Dataset records
· · · · ·

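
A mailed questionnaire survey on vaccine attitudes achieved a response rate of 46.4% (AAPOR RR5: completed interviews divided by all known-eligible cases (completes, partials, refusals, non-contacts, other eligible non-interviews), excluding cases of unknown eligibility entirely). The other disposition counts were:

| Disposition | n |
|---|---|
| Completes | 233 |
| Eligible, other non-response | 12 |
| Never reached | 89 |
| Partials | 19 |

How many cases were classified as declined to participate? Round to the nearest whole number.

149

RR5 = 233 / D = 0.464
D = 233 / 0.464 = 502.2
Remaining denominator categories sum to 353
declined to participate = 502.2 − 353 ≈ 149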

· · · · ·

Using the entries above, copy exactly the lines from the one containing "Disposition | n |" through the last, both included.

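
| Disposition | n |
|---|---|
| Completes | 233 |
| Eligible, other non-response | 12 |
| Never reached | 89 |
| Partials | 19 |

How many cases were classified as declined to participate? Round to the nearest whole number.

149

RR5 = 233 / D = 0.464
D = 233 / 0.464 = 502.2
Remaining denominator categories sum to 353
declined to participate = 502.2 − 353 ≈ 149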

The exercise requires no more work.